REQUIREMENT
Find every line in the records below that holds the word "empty" and copy it.

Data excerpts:

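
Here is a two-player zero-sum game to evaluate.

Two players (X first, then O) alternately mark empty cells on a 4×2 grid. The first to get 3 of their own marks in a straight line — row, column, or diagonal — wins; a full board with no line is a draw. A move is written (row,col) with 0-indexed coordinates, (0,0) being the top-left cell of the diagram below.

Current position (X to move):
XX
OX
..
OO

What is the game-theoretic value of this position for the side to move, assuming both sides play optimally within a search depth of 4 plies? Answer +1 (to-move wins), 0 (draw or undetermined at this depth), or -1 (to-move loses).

ply 1, X at XX/OX/../OO | (2,0)=+0→XX/OX/X./OO; (2,1)=+1→XX/OX/.X/OO*
ply 2: XX/OX/.X/OO is terminal -1 (O); from XX/OX/../OO depth 4

value(XX/OX/../OO, X) = +1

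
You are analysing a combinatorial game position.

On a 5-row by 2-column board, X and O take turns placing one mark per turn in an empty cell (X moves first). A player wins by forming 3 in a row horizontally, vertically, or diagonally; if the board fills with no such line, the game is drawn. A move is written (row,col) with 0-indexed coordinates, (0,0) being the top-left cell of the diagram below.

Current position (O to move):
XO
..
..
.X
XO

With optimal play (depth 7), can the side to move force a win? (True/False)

[XO/../../.X/XO] O move#1: (1,0):+0/XO/O./../.X/XO*, (1,1):+0/XO/.O/../.X/XO, (2,0):+0/XO/../O./.X/XO, (2,1):+0/XO/../.O/.X/XO, (3,0):+0/XO/../../OX/XO
[XO/O./../.X/XO] X move#2: (1,1):+0/XO/OX/../.X/XO*, (2,0):+0/XO/O./X./.X/XO, (2,1):+0/XO/O./.X/.X/XO, (3,0):+0/XO/O./../XX/XO
[XO/OX/../.X/XO] O move#3: (2,0):-1/XO/OX/O./.X/XO, (2,1):+0/XO/OX/.O/.X/XO*, (3,0):-1/XO/OX/../OX/XO
[XO/OX/.O/.X/XO] X move#4: (2,0):+0/XO/OX/XO/.X/XO*, (3,0):+0/XO/OX/.O/XX/XO
[XO/OX/XO/.X/XO] O move#5: (3,0):+0/XO/OX/XO/OX/XO*
[XO/OX/XO/OX/XO] end (terminal +0, X#6); searched XO/../../.X/XO to 7

O winning at [XO/../../.X/XO]: False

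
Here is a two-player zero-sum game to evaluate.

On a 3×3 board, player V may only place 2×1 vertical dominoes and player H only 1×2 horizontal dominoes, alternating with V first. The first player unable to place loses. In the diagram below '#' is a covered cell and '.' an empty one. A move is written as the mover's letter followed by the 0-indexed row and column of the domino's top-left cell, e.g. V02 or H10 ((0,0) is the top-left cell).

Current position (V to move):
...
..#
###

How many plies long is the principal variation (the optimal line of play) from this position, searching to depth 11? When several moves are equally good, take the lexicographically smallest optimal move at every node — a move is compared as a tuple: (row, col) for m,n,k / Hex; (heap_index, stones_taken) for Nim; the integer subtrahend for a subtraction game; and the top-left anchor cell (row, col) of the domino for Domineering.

PV length from [.../..#/###]: 1 ply

p1 V@[.../..#/###]: V00[#../#.#/###]-1 V01[.#./.##/###]+1*
p2 H@[.#./.##/###] terminal -1; root [.../..#/###] d11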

ANSWER SECTION
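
Two players (X first, then O) alternately mark empty cells on a 4×2 grid. The first to get 3 of their own marks in a straight line — row, column, or diagonal — wins; a full board with no line is a draw. A move is written (row,col) with 0-indexed coordinates, (0,0) being the top-left cell of the diagram below.
On a 5-row by 2-column board, X and O take turns placing one mark per turn in an empty cell (X moves first). A player wins by forming 3 in a row horizontally, vertically, or diagonally; if the board fills with no such line, the game is drawn. A move is written (row,col) with 0-indexed coordinates, (0,0) being the top-left cell of the diagram below.
On a 3×3 board, player V may only place 2×1 vertical dominoes and player H only 1×2 horizontal dominoes, alternating with V first. The first player unable to place loses. In the diagram below '#' is a covered cell and '.' an empty one. A move is written as the mover's letter followed by the 0-indexed row and column of the domino's top-left cell, e.g. V02 or H10 ((0,0) is the top-left cell).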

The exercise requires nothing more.